▸ **Work order**: Transcribe the records below. Leave every word as it is.

(Saved data entries)
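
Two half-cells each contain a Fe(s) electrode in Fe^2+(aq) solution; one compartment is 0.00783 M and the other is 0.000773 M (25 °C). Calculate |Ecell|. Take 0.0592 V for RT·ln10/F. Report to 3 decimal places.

For a concentration cell E°cell = 0, since both electrodes use the same couple.
The compartment with the higher Fe^2+(aq) concentration (0.00783 M) acts as the cathode; ions are reduced there and produced at the dilute (0.000773 M) anode.
With n = 2, Ecell = −(0.0592/2)·log([dilute]/[conc]) = −(0.0592/2)·log(0.000773/0.00783) = +0.030 V.

0.030 V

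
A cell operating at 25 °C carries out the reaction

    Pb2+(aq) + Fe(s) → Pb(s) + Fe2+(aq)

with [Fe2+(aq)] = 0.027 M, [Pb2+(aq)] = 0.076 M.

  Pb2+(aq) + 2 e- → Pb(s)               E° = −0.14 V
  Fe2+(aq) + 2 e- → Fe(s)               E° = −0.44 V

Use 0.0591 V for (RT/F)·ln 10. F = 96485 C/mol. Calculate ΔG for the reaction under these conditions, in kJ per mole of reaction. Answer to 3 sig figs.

The standard cell potential is −0.14 − (−0.44) = +0.30 V, with n = 2 electrons in the balanced equation.
Here Q = [Fe2+(aq)] / [Pb2+(aq)] = 0.355 (log Q = −0.449), giving E = +0.30 − (0.0591/2)·(−0.449) = +0.3133 V.
ΔG = −nFE = −(2)(96485)(+0.3133) J/mol = −60.5 kJ/mol.

−60.5 kJ/mol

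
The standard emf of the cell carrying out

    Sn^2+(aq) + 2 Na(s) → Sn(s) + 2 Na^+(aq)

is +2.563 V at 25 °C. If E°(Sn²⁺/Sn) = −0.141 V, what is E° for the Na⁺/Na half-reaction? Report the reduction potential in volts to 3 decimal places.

−2.704 V

In the reaction as written the Sn²⁺/Sn couple is reduced (cathode) and Na⁺/Na is oxidized (anode), so E°cell = E°(Sn²⁺/Sn) − E°(Na⁺/Na).
E°(Na⁺/Na) = E°(cathode) − E°cell = −0.141 − (+2.563) = −2.704 V.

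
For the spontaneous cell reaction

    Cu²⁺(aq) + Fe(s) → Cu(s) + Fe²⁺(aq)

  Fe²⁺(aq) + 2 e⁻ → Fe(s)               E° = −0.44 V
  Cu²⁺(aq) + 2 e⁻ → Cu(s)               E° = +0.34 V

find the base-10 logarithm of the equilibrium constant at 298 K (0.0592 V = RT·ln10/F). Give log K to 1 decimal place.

The Cu²⁺/Cu couple is reduced (cathode); E°cell = +0.34 − (−0.44) = +0.78 V with n = 2.
At equilibrium E = 0, so log K = nE°cell / 0.0592 = (2)(+0.78) / 0.0592 = 26.4.

log K = 26.4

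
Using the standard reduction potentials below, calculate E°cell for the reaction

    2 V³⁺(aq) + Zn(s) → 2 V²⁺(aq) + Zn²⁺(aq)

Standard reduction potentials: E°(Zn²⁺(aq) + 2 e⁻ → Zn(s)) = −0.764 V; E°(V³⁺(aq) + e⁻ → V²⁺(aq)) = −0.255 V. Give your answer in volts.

+0.509 V

V³⁺(aq) gains electrons, so the V³⁺/V²⁺ couple is the cathode; the Zn²⁺/Zn couple is the anode.
E°cell = E°(cathode) − E°(anode) = −0.255 − (−0.764) = +0.509 V.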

▸ **Exercise solution**:
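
Two half-cells each contain a Fe(s) electrode in Fe^2+(aq) solution; one compartment is 0.00783 M and the other is 0.000773 M (25 °C). Calculate |Ecell|. Take 0.0592 V for RT·ln10/F. Report to 3 decimal places.

For a concentration cell E°cell = 0, since both electrodes use the same couple.
The compartment with the higher Fe^2+(aq) concentration (0.00783 M) acts as the cathode; ions are reduced there and produced at the dilute (0.000773 M) anode.
With n = 2, Ecell = −(0.0592/2)·log([dilute]/[conc]) = −(0.0592/2)·log(0.000773/0.00783) = +0.030 V.

0.030 V

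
A cell operating at 25 °C carries out the reaction

    Pb2+(aq) + Fe(s) → Pb(s) + Fe2+(aq)

with [Fe2+(aq)] = 0.027 M, [Pb2+(aq)] = 0.076 M.

  Pb2+(aq) + 2 e- → Pb(s)               E° = −0.14 V
  Fe2+(aq) + 2 e- → Fe(s)               E° = −0.44 V

Use 0.0591 V for (RT/F)·ln 10. F = 96485 C/mol. Calculate ΔG for the reaction under these conditions, in kJ per mole of reaction. Answer to 3 sig figs.

The standard cell potential is −0.14 − (−0.44) = +0.30 V, with n = 2 electrons in the balanced equation.
Here Q = [Fe2+(aq)] / [Pb2+(aq)] = 0.355 (log Q = −0.449), giving E = +0.30 − (0.0591/2)·(−0.449) = +0.3133 V.
ΔG = −nFE = −(2)(96485)(+0.3133) J/mol = −60.5 kJ/mol.

−60.5 kJ/mol

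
The standard emf of the cell carrying out

    Sn^2+(aq) + 2 Na(s) → Sn(s) + 2 Na^+(aq)

is +2.563 V at 25 °C. If E°(Sn²⁺/Sn) = −0.141 V, what is E° for the Na⁺/Na half-reaction? Report the reduction potential in volts to 3 decimal places.

−2.704 V

In the reaction as written the Sn²⁺/Sn couple is reduced (cathode) and Na⁺/Na is oxidized (anode), so E°cell = E°(Sn²⁺/Sn) − E°(Na⁺/Na).
E°(Na⁺/Na) = E°(cathode) − E°cell = −0.141 − (+2.563) = −2.704 V.

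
For the spontaneous cell reaction

    Cu²⁺(aq) + Fe(s) → Cu(s) + Fe²⁺(aq)

  Fe²⁺(aq) + 2 e⁻ → Fe(s)               E° = −0.44 V
  Cu²⁺(aq) + 2 e⁻ → Cu(s)               E° = +0.34 V

find the base-10 logarithm of the equilibrium constant at 298 K (0.0592 V = RT·ln10/F). Give log K to 1 decimal place.

The Cu²⁺/Cu couple is reduced (cathode); E°cell = +0.34 − (−0.44) = +0.78 V with n = 2.
At equilibrium E = 0, so log K = nE°cell / 0.0592 = (2)(+0.78) / 0.0592 = 26.4.

log K = 26.4

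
Using the standard reduction potentials below, calculate E°cell for the reaction

    2 V³⁺(aq) + Zn(s) → 2 V²⁺(aq) + Zn²⁺(aq)

Standard reduction potentials: E°(Zn²⁺(aq) + 2 e⁻ → Zn(s)) = −0.764 V; E°(V³⁺(aq) + e⁻ → V²⁺(aq)) = −0.255 V. Give your answer in volts.

+0.509 V

V³⁺(aq) gains electrons, so the V³⁺/V²⁺ couple is the cathode; the Zn²⁺/Zn couple is the anode.
E°cell = E°(cathode) − E°(anode) = −0.255 − (−0.764) = +0.509 V.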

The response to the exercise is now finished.